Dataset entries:

------

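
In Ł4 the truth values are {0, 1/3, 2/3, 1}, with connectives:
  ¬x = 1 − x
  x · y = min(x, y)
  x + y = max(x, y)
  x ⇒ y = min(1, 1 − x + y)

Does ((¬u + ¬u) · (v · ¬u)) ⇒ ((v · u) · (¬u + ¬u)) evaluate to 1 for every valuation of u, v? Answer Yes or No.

Counterexample: take u = 0, v = 1/3.
¬u = ¬0 = 1
¬u = ¬0 = 1
¬u + ¬u = 1 + 1 = 1
¬u = ¬0 = 1
v · ¬u = 1/3 · 1 = 1/3
(¬u + ¬u) · (v · ¬u) = 1 · 1/3 = 1/3
v · u = 1/3 · 0 = 0
¬u = ¬0 = 1
¬u = ¬0 = 1
¬u + ¬u = 1 + 1 = 1
(v · u) · (¬u + ¬u) = 0 · 1 = 0
((¬u + ¬u) · (v · ¬u)) ⇒ ((v · u) · (¬u + ¬u)) = 1/3 ⇒ 0 = 2/3
This gives 2/3 ≠ 1.

No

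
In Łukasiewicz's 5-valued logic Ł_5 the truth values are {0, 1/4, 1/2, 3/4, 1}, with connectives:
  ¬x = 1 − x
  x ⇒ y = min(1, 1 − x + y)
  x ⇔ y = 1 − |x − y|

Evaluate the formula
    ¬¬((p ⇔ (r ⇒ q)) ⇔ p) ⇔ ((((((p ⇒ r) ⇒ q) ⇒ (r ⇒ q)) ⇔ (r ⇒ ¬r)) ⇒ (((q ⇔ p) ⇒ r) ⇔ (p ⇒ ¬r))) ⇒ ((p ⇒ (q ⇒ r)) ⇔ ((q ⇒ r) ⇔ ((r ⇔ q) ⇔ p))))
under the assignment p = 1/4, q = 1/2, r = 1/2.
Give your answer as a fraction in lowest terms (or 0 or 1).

r ⇒ q = 1/2 ⇒ 1/2 = 1
p ⇔ (r ⇒ q) = 1/4 ⇔ 1 = 1/4
(p ⇔ (r ⇒ q)) ⇔ p = 1/4 ⇔ 1/4 = 1
¬((p ⇔ (r ⇒ q)) ⇔ p) = ¬1 = 0
¬¬((p ⇔ (r ⇒ q)) ⇔ p) = ¬0 = 1
p ⇒ r = 1/4 ⇒ 1/2 = 1
(p ⇒ r) ⇒ q = 1 ⇒ 1/2 = 1/2
r ⇒ q = 1/2 ⇒ 1/2 = 1
((p ⇒ r) ⇒ q) ⇒ (r ⇒ q) = 1/2 ⇒ 1 = 1
¬r = ¬1/2 = 1/2
r ⇒ ¬r = 1/2 ⇒ 1/2 = 1
(((p ⇒ r) ⇒ q) ⇒ (r ⇒ q)) ⇔ (r ⇒ ¬r) = 1 ⇔ 1 = 1
q ⇔ p = 1/2 ⇔ 1/4 = 3/4
(q ⇔ p) ⇒ r = 3/4 ⇒ 1/2 = 3/4
¬r = ¬1/2 = 1/2
p ⇒ ¬r = 1/4 ⇒ 1/2 = 1
((q ⇔ p) ⇒ r) ⇔ (p ⇒ ¬r) = 3/4 ⇔ 1 = 3/4
((((p ⇒ r) ⇒ q) ⇒ (r ⇒ q)) ⇔ (r ⇒ ¬r)) ⇒ (((q ⇔ p) ⇒ r) ⇔ (p ⇒ ¬r)) = 1 ⇒ 3/4 = 3/4
q ⇒ r = 1/2 ⇒ 1/2 = 1
p ⇒ (q ⇒ r) = 1/4 ⇒ 1 = 1
q ⇒ r = 1/2 ⇒ 1/2 = 1
r ⇔ q = 1/2 ⇔ 1/2 = 1
(r ⇔ q) ⇔ p = 1 ⇔ 1/4 = 1/4
(q ⇒ r) ⇔ ((r ⇔ q) ⇔ p) = 1 ⇔ 1/4 = 1/4
(p ⇒ (q ⇒ r)) ⇔ ((q ⇒ r) ⇔ ((r ⇔ q) ⇔ p)) = 1 ⇔ 1/4 = 1/4
(((((p ⇒ r) ⇒ q) ⇒ (r ⇒ q)) ⇔ (r ⇒ ¬r)) ⇒ (((q ⇔ p) ⇒ r) ⇔ (p ⇒ ¬r))) ⇒ ((p ⇒ (q ⇒ r)) ⇔ ((q ⇒ r) ⇔ ((r ⇔ q) ⇔ p))) = 3/4 ⇒ 1/4 = 1/2
¬¬((p ⇔ (r ⇒ q)) ⇔ p) ⇔ ((((((p ⇒ r) ⇒ q) ⇒ (r ⇒ q)) ⇔ (r ⇒ ¬r)) ⇒ (((q ⇔ p) ⇒ r) ⇔ (p ⇒ ¬r))) ⇒ ((p ⇒ (q ⇒ r)) ⇔ ((q ⇒ r) ⇔ ((r ⇔ q) ⇔ p)))) = 1 ⇔ 1/2 = 1/2

1/2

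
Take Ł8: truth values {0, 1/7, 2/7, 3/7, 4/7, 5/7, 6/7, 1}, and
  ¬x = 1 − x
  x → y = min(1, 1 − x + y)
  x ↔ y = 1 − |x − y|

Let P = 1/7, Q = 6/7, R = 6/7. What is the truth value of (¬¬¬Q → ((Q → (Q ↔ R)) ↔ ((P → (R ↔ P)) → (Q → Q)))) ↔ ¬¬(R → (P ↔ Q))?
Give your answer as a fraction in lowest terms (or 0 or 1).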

------

Copy over exactly the lines above from the one with "Take Ł8: truth" to the last, both included, and no others.

Reply to the exercise
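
Take Ł8: truth values {0, 1/7, 2/7, 3/7, 4/7, 5/7, 6/7, 1}, and
  ¬x = 1 − x
  x → y = min(1, 1 − x + y)
  x ↔ y = 1 − |x − y|

Let P = 1/7, Q = 6/7, R = 6/7. What is the truth value of (¬¬¬Q → ((Q → (Q ↔ R)) ↔ ((P → (R ↔ P)) → (Q → Q)))) ↔ ¬¬(R → (P ↔ Q))?
Give your answer as a fraction in lowest terms (or 0 or 1).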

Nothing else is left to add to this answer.